Saved data entries
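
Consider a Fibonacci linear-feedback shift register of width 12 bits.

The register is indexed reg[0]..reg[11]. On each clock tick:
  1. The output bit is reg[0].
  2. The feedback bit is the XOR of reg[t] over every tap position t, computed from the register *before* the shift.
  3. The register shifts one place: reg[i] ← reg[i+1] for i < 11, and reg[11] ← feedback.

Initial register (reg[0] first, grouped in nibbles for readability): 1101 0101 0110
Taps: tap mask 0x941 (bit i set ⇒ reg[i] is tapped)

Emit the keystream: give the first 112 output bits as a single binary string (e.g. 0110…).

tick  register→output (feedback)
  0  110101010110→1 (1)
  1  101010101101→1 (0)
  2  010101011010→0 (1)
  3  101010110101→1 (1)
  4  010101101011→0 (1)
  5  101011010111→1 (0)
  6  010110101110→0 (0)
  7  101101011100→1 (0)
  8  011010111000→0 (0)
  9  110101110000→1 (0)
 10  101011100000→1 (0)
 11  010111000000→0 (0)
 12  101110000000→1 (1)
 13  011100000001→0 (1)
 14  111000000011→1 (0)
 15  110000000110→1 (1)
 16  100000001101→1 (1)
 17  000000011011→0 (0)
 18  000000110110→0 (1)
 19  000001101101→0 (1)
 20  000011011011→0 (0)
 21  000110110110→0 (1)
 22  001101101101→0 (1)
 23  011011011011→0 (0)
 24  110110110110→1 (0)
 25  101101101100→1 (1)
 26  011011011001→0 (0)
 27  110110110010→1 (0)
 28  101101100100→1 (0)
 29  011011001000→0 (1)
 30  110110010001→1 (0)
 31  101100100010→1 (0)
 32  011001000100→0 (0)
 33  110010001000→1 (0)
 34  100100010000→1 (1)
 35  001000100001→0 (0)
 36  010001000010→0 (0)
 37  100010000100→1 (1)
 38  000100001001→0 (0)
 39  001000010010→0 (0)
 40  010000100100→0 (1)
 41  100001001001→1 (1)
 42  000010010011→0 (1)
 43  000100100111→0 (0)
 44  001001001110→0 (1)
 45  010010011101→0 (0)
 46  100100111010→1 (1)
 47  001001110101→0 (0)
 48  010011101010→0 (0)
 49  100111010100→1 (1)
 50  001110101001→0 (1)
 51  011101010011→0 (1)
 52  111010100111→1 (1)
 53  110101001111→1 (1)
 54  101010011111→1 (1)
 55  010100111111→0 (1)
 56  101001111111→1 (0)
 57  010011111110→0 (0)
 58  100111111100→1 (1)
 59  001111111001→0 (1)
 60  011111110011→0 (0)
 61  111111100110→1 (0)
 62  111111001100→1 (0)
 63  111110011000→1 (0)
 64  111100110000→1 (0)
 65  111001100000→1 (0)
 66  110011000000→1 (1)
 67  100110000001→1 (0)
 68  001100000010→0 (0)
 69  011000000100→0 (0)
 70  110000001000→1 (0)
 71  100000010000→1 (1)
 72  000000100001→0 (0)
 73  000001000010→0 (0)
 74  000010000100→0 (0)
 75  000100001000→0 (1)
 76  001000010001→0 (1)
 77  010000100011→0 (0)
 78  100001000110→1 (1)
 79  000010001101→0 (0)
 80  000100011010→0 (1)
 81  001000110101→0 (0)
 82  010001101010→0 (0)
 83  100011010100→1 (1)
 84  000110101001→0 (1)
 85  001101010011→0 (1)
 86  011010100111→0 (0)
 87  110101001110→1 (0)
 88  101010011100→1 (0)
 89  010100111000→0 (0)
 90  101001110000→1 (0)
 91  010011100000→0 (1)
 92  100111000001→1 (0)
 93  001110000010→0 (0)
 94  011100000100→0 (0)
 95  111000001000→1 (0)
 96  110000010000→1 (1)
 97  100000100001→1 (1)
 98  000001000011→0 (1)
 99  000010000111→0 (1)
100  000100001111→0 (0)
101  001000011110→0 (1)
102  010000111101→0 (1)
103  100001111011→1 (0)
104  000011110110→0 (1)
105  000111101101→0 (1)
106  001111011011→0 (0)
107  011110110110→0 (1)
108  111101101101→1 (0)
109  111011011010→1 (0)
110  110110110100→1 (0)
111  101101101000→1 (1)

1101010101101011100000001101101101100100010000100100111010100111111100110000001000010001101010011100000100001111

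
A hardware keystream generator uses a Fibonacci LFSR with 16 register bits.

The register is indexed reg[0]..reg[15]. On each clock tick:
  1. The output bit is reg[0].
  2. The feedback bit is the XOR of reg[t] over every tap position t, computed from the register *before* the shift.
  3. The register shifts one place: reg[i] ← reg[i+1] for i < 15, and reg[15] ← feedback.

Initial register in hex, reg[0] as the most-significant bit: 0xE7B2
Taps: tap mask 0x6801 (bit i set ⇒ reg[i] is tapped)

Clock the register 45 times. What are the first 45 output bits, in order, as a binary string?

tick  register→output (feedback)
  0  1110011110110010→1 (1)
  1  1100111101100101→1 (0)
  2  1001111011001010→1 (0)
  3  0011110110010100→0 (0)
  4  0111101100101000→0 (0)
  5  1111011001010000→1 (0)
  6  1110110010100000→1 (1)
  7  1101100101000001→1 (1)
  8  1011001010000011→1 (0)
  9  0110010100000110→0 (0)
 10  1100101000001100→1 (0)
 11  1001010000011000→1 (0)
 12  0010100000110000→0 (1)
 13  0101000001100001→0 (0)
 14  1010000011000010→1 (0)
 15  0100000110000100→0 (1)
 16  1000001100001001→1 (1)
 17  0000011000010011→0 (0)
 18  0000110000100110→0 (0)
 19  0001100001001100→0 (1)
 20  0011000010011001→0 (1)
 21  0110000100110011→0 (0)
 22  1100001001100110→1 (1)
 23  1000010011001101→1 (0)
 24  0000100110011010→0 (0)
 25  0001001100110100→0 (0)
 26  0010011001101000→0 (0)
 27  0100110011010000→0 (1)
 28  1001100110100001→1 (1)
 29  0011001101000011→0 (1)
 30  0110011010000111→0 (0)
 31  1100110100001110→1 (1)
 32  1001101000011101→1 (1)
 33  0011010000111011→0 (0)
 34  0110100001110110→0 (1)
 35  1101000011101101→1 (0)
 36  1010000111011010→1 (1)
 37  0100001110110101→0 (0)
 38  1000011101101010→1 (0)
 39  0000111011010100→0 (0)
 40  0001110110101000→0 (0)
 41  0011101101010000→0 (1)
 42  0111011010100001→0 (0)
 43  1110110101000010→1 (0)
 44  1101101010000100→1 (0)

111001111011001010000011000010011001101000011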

> Problem requirements
The full set of entries must be printed again without any alteration.

> Exercise answer
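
Consider a Fibonacci linear-feedback shift register of width 12 bits.

The register is indexed reg[0]..reg[11]. On each clock tick:
  1. The output bit is reg[0].
  2. The feedback bit is the XOR of reg[t] over every tap position t, computed from the register *before* the shift.
  3. The register shifts one place: reg[i] ← reg[i+1] for i < 11, and reg[11] ← feedback.

Initial register (reg[0] first, grouped in nibbles for readability): 1101 0101 0110
Taps: tap mask 0x941 (bit i set ⇒ reg[i] is tapped)

Emit the keystream: give the first 112 output bits as a single binary string (e.g. 0110…).

tick  register→output (feedback)
  0  110101010110→1 (1)
  1  101010101101→1 (0)
  2  010101011010→0 (1)
  3  101010110101→1 (1)
  4  010101101011→0 (1)
  5  101011010111→1 (0)
  6  010110101110→0 (0)
  7  101101011100→1 (0)
  8  011010111000→0 (0)
  9  110101110000→1 (0)
 10  101011100000→1 (0)
 11  010111000000→0 (0)
 12  101110000000→1 (1)
 13  011100000001→0 (1)
 14  111000000011→1 (0)
 15  110000000110→1 (1)
 16  100000001101→1 (1)
 17  000000011011→0 (0)
 18  000000110110→0 (1)
 19  000001101101→0 (1)
 20  000011011011→0 (0)
 21  000110110110→0 (1)
 22  001101101101→0 (1)
 23  011011011011→0 (0)
 24  110110110110→1 (0)
 25  101101101100→1 (1)
 26  011011011001→0 (0)
 27  110110110010→1 (0)
 28  101101100100→1 (0)
 29  011011001000→0 (1)
 30  110110010001→1 (0)
 31  101100100010→1 (0)
 32  011001000100→0 (0)
 33  110010001000→1 (0)
 34  100100010000→1 (1)
 35  001000100001→0 (0)
 36  010001000010→0 (0)
 37  100010000100→1 (1)
 38  000100001001→0 (0)
 39  001000010010→0 (0)
 40  010000100100→0 (1)
 41  100001001001→1 (1)
 42  000010010011→0 (1)
 43  000100100111→0 (0)
 44  001001001110→0 (1)
 45  010010011101→0 (0)
 46  100100111010→1 (1)
 47  001001110101→0 (0)
 48  010011101010→0 (0)
 49  100111010100→1 (1)
 50  001110101001→0 (1)
 51  011101010011→0 (1)
 52  111010100111→1 (1)
 53  110101001111→1 (1)
 54  101010011111→1 (1)
 55  010100111111→0 (1)
 56  101001111111→1 (0)
 57  010011111110→0 (0)
 58  100111111100→1 (1)
 59  001111111001→0 (1)
 60  011111110011→0 (0)
 61  111111100110→1 (0)
 62  111111001100→1 (0)
 63  111110011000→1 (0)
 64  111100110000→1 (0)
 65  111001100000→1 (0)
 66  110011000000→1 (1)
 67  100110000001→1 (0)
 68  001100000010→0 (0)
 69  011000000100→0 (0)
 70  110000001000→1 (0)
 71  100000010000→1 (1)
 72  000000100001→0 (0)
 73  000001000010→0 (0)
 74  000010000100→0 (0)
 75  000100001000→0 (1)
 76  001000010001→0 (1)
 77  010000100011→0 (0)
 78  100001000110→1 (1)
 79  000010001101→0 (0)
 80  000100011010→0 (1)
 81  001000110101→0 (0)
 82  010001101010→0 (0)
 83  100011010100→1 (1)
 84  000110101001→0 (1)
 85  001101010011→0 (1)
 86  011010100111→0 (0)
 87  110101001110→1 (0)
 88  101010011100→1 (0)
 89  010100111000→0 (0)
 90  101001110000→1 (0)
 91  010011100000→0 (1)
 92  100111000001→1 (0)
 93  001110000010→0 (0)
 94  011100000100→0 (0)
 95  111000001000→1 (0)
 96  110000010000→1 (1)
 97  100000100001→1 (1)
 98  000001000011→0 (1)
 99  000010000111→0 (1)
100  000100001111→0 (0)
101  001000011110→0 (1)
102  010000111101→0 (1)
103  100001111011→1 (0)
104  000011110110→0 (1)
105  000111101101→0 (1)
106  001111011011→0 (0)
107  011110110110→0 (1)
108  111101101101→1 (0)
109  111011011010→1 (0)
110  110110110100→1 (0)
111  101101101000→1 (1)

1101010101101011100000001101101101100100010000100100111010100111111100110000001000010001101010011100000100001111

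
A hardware keystream generator uses a Fibonacci LFSR with 16 register bits.

The register is indexed reg[0]..reg[15]. On each clock tick:
  1. The output bit is reg[0].
  2. The feedback bit is the XOR of reg[t] over every tap position t, computed from the register *before* the shift.
  3. The register shifts one place: reg[i] ← reg[i+1] for i < 15, and reg[15] ← feedback.

Initial register in hex, reg[0] as the most-significant bit: 0xE7B2
Taps: tap mask 0x6801 (bit i set ⇒ reg[i] is tapped)

Clock the register 45 times. What are the first 45 output bits, in order, as a binary string?

tick  register→output (feedback)
  0  1110011110110010→1 (1)
  1  1100111101100101→1 (0)
  2  1001111011001010→1 (0)
  3  0011110110010100→0 (0)
  4  0111101100101000→0 (0)
  5  1111011001010000→1 (0)
  6  1110110010100000→1 (1)
  7  1101100101000001→1 (1)
  8  1011001010000011→1 (0)
  9  0110010100000110→0 (0)
 10  1100101000001100→1 (0)
 11  1001010000011000→1 (0)
 12  0010100000110000→0 (1)
 13  0101000001100001→0 (0)
 14  1010000011000010→1 (0)
 15  0100000110000100→0 (1)
 16  1000001100001001→1 (1)
 17  0000011000010011→0 (0)
 18  0000110000100110→0 (0)
 19  0001100001001100→0 (1)
 20  0011000010011001→0 (1)
 21  0110000100110011→0 (0)
 22  1100001001100110→1 (1)
 23  1000010011001101→1 (0)
 24  0000100110011010→0 (0)
 25  0001001100110100→0 (0)
 26  0010011001101000→0 (0)
 27  0100110011010000→0 (1)
 28  1001100110100001→1 (1)
 29  0011001101000011→0 (1)
 30  0110011010000111→0 (0)
 31  1100110100001110→1 (1)
 32  1001101000011101→1 (1)
 33  0011010000111011→0 (0)
 34  0110100001110110→0 (1)
 35  1101000011101101→1 (0)
 36  1010000111011010→1 (1)
 37  0100001110110101→0 (0)
 38  1000011101101010→1 (0)
 39  0000111011010100→0 (0)
 40  0001110110101000→0 (0)
 41  0011101101010000→0 (1)
 42  0111011010100001→0 (0)
 43  1110110101000010→1 (0)
 44  1101101010000100→1 (0)

111001111011001010000011000010011001101000011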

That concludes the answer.